▶ _Problem to solve_: Below are some entries; can you quote all of them exactly?

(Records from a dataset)
# # # # #
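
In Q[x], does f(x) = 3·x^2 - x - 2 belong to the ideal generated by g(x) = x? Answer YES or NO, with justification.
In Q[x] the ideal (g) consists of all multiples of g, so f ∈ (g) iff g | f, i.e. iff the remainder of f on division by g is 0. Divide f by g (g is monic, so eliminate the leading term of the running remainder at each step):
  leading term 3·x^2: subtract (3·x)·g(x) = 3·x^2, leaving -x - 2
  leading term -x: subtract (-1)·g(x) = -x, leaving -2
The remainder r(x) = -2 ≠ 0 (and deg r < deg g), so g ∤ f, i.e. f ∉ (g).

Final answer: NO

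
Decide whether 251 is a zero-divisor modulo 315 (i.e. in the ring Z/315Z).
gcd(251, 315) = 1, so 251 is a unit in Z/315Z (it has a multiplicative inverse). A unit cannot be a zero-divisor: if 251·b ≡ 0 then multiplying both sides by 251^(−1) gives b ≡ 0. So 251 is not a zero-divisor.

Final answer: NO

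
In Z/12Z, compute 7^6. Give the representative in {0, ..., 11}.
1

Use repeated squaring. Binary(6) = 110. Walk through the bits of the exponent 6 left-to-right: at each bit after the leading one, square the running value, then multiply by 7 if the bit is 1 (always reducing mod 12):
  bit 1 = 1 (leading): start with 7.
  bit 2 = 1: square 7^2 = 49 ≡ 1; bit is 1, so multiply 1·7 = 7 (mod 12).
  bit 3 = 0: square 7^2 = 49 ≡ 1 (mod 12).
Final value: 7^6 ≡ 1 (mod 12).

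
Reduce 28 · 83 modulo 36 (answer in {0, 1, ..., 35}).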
# # # # #
▶ _Response area_:
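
In Q[x], does f(x) = 3·x^2 - x - 2 belong to the ideal generated by g(x) = x? Answer YES or NO, with justification.
In Q[x] the ideal (g) consists of all multiples of g, so f ∈ (g) iff g | f, i.e. iff the remainder of f on division by g is 0. Divide f by g (g is monic, so eliminate the leading term of the running remainder at each step):
  leading term 3·x^2: subtract (3·x)·g(x) = 3·x^2, leaving -x - 2
  leading term -x: subtract (-1)·g(x) = -x, leaving -2
The remainder r(x) = -2 ≠ 0 (and deg r < deg g), so g ∤ f, i.e. f ∉ (g).

Final answer: NO

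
Decide whether 251 is a zero-divisor modulo 315 (i.e. in the ring Z/315Z).
gcd(251, 315) = 1, so 251 is a unit in Z/315Z (it has a multiplicative inverse). A unit cannot be a zero-divisor: if 251·b ≡ 0 then multiplying both sides by 251^(−1) gives b ≡ 0. So 251 is not a zero-divisor.

Final answer: NO

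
In Z/12Z, compute 7^6. Give the representative in {0, ..., 11}.
1

Use repeated squaring. Binary(6) = 110. Walk through the bits of the exponent 6 left-to-right: at each bit after the leading one, square the running value, then multiply by 7 if the bit is 1 (always reducing mod 12):
  bit 1 = 1 (leading): start with 7.
  bit 2 = 1: square 7^2 = 49 ≡ 1; bit is 1, so multiply 1·7 = 7 (mod 12).
  bit 3 = 0: square 7^2 = 49 ≡ 1 (mod 12).
Final value: 7^6 ≡ 1 (mod 12).

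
Reduce 28 · 83 modulo 36 (answer in {0, 1, ..., 35}).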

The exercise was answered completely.